DESCRIPTION OF THE TASK: Copy out every line of the data that follows, exactly.

MATERIAL FOR THIS TASK:
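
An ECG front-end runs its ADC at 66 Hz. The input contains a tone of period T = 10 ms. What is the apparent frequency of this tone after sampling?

32 Hz

T = 10 ms → f = 1/T = 100 Hz.
100 Hz mod fs = 34 Hz.
34 Hz > fs/2 = 33 Hz, folds to fs − 34 Hz = 32 Hz.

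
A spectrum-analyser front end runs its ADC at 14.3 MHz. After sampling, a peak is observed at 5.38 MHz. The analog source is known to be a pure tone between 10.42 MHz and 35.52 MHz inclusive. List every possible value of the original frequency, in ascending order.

19.68 MHz, 23.22 MHz, 33.98 MHz

Frequencies that alias to 5.38 MHz are k·fs ± 5.38 MHz for integer k ≥ 0.
k=0: 5.38 MHz.
k=1: 8.92 MHz, 19.68 MHz.
k=2: 23.22 MHz, 33.98 MHz.
k=3: 37.52 MHz, 48.28 MHz.
Within [10.42 MHz, 35.52 MHz]: 19.68 MHz, 23.22 MHz, 33.98 MHz.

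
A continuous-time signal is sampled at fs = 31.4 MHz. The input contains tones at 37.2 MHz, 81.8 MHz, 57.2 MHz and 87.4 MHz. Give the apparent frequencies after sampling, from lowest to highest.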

SOLUTION TO THE PROBLEM:
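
An ECG front-end runs its ADC at 66 Hz. The input contains a tone of period T = 10 ms. What is the apparent frequency of this tone after sampling?

32 Hz

T = 10 ms → f = 1/T = 100 Hz.
100 Hz mod fs = 34 Hz.
34 Hz > fs/2 = 33 Hz, folds to fs − 34 Hz = 32 Hz.

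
A spectrum-analyser front end runs its ADC at 14.3 MHz. After sampling, a peak is observed at 5.38 MHz. The analog source is known to be a pure tone between 10.42 MHz and 35.52 MHz inclusive. List every possible value of the original frequency, in ascending order.

19.68 MHz, 23.22 MHz, 33.98 MHz

Frequencies that alias to 5.38 MHz are k·fs ± 5.38 MHz for integer k ≥ 0.
k=0: 5.38 MHz.
k=1: 8.92 MHz, 19.68 MHz.
k=2: 23.22 MHz, 33.98 MHz.
k=3: 37.52 MHz, 48.28 MHz.
Within [10.42 MHz, 35.52 MHz]: 19.68 MHz, 23.22 MHz, 33.98 MHz.

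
A continuous-time signal is sampled at fs = 31.4 MHz. The input contains tones at 37.2 MHz, 81.8 MHz, 57.2 MHz and 87.4 MHz. Give the apparent frequencies after sampling, from lowest to highest.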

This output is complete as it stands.